** Task goal **
Please return each of the entries that follow, unchanged in every word.

** Stored data **
====================

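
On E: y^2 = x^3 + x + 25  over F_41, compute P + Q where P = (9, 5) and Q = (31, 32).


P != Q, so use the chord formula.
s = (y2 - y1) / (x2 - x1) = (27) / (22) mod 41 = 18
x3 = s^2 - x1 - x2 mod 41 = 18^2 - 9 - 31 = 38
y3 = s (x1 - x3) - y1 mod 41 = 18 * (9 - 38) - 5 = 6

P + Q = (38, 6)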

====================

** Answer for the task **
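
On E: y^2 = x^3 + x + 25  over F_41, compute P + Q where P = (9, 5) and Q = (31, 32).


P != Q, so use the chord formula.
s = (y2 - y1) / (x2 - x1) = (27) / (22) mod 41 = 18
x3 = s^2 - x1 - x2 mod 41 = 18^2 - 9 - 31 = 38
y3 = s (x1 - x3) - y1 mod 41 = 18 * (9 - 38) - 5 = 6

P + Q = (38, 6)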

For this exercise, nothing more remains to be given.